===== Study material =====
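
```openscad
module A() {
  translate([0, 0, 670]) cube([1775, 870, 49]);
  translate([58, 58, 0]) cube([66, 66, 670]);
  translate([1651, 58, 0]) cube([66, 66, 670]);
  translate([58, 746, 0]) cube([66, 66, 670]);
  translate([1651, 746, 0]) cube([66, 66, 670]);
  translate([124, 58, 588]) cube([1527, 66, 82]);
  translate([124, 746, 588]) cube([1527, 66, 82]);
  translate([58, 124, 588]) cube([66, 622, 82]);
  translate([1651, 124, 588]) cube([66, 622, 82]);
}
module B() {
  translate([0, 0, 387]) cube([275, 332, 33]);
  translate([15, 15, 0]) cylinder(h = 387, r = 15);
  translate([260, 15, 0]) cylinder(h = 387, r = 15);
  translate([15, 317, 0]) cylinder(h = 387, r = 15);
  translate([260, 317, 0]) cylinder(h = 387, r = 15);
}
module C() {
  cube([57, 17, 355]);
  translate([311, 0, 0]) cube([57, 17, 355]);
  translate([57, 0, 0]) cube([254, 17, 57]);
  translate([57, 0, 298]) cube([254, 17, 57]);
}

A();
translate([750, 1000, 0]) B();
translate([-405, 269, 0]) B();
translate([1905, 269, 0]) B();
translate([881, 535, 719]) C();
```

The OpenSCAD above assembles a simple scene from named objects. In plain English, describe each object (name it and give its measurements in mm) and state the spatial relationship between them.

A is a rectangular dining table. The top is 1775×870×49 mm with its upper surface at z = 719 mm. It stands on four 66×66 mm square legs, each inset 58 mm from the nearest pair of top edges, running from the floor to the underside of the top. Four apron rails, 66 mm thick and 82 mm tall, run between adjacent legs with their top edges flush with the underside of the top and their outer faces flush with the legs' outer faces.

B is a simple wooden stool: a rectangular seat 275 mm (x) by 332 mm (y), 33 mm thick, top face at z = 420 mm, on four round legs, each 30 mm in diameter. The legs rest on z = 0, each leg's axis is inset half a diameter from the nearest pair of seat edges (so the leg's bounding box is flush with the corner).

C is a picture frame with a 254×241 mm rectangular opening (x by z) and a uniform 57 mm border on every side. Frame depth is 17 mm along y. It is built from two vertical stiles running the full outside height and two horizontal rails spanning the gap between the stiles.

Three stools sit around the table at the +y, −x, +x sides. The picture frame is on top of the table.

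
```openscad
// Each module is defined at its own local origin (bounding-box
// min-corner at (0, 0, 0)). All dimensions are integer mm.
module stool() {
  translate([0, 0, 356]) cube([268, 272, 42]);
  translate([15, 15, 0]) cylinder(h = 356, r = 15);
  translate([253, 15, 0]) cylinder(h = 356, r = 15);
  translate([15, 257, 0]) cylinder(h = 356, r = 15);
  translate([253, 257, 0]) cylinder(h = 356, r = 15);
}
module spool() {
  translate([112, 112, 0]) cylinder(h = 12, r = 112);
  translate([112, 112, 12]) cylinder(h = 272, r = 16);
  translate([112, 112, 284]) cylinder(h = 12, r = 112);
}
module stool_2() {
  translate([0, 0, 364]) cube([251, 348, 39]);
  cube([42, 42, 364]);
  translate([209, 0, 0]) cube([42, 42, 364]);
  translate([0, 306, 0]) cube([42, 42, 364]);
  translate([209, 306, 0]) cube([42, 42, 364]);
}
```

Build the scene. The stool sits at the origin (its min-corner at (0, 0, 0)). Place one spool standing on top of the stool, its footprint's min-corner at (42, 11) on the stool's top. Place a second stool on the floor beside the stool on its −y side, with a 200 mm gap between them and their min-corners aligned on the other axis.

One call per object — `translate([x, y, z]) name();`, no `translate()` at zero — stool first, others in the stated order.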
=====
#### [What is expected]
The listing is to be retyped in full, exactly as shown.

#### [Task solution]
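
```openscad
module A() {
  translate([0, 0, 670]) cube([1775, 870, 49]);
  translate([58, 58, 0]) cube([66, 66, 670]);
  translate([1651, 58, 0]) cube([66, 66, 670]);
  translate([58, 746, 0]) cube([66, 66, 670]);
  translate([1651, 746, 0]) cube([66, 66, 670]);
  translate([124, 58, 588]) cube([1527, 66, 82]);
  translate([124, 746, 588]) cube([1527, 66, 82]);
  translate([58, 124, 588]) cube([66, 622, 82]);
  translate([1651, 124, 588]) cube([66, 622, 82]);
}
module B() {
  translate([0, 0, 387]) cube([275, 332, 33]);
  translate([15, 15, 0]) cylinder(h = 387, r = 15);
  translate([260, 15, 0]) cylinder(h = 387, r = 15);
  translate([15, 317, 0]) cylinder(h = 387, r = 15);
  translate([260, 317, 0]) cylinder(h = 387, r = 15);
}
module C() {
  cube([57, 17, 355]);
  translate([311, 0, 0]) cube([57, 17, 355]);
  translate([57, 0, 0]) cube([254, 17, 57]);
  translate([57, 0, 298]) cube([254, 17, 57]);
}

A();
translate([750, 1000, 0]) B();
translate([-405, 269, 0]) B();
translate([1905, 269, 0]) B();
translate([881, 535, 719]) C();
```

The OpenSCAD above assembles a simple scene from named objects. In plain English, describe each object (name it and give its measurements in mm) and state the spatial relationship between them.

A is a rectangular dining table. The top is 1775×870×49 mm with its upper surface at z = 719 mm. It stands on four 66×66 mm square legs, each inset 58 mm from the nearest pair of top edges, running from the floor to the underside of the top. Four apron rails, 66 mm thick and 82 mm tall, run between adjacent legs with their top edges flush with the underside of the top and their outer faces flush with the legs' outer faces.

B is a simple wooden stool: a rectangular seat 275 mm (x) by 332 mm (y), 33 mm thick, top face at z = 420 mm, on four round legs, each 30 mm in diameter. The legs rest on z = 0, each leg's axis is inset half a diameter from the nearest pair of seat edges (so the leg's bounding box is flush with the corner).

C is a picture frame with a 254×241 mm rectangular opening (x by z) and a uniform 57 mm border on every side. Frame depth is 17 mm along y. It is built from two vertical stiles running the full outside height and two horizontal rails spanning the gap between the stiles.

Three stools sit around the table at the +y, −x, +x sides. The picture frame is on top of the table.

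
```openscad
// Each module is defined at its own local origin (bounding-box
// min-corner at (0, 0, 0)). All dimensions are integer mm.
module stool() {
  translate([0, 0, 356]) cube([268, 272, 42]);
  translate([15, 15, 0]) cylinder(h = 356, r = 15);
  translate([253, 15, 0]) cylinder(h = 356, r = 15);
  translate([15, 257, 0]) cylinder(h = 356, r = 15);
  translate([253, 257, 0]) cylinder(h = 356, r = 15);
}
module spool() {
  translate([112, 112, 0]) cylinder(h = 12, r = 112);
  translate([112, 112, 12]) cylinder(h = 272, r = 16);
  translate([112, 112, 284]) cylinder(h = 12, r = 112);
}
module stool_2() {
  translate([0, 0, 364]) cube([251, 348, 39]);
  cube([42, 42, 364]);
  translate([209, 0, 0]) cube([42, 42, 364]);
  translate([0, 306, 0]) cube([42, 42, 364]);
  translate([209, 306, 0]) cube([42, 42, 364]);
}
```

Build the scene. The stool sits at the origin (its min-corner at (0, 0, 0)). Place one spool standing on top of the stool, its footprint's min-corner at (42, 11) on the stool's top. Place a second stool on the floor beside the stool on its −y side, with a 200 mm gap between them and their min-corners aligned on the other axis.

One call per object — `translate([x, y, z]) name();`, no `translate()` at zero — stool first, others in the stated order.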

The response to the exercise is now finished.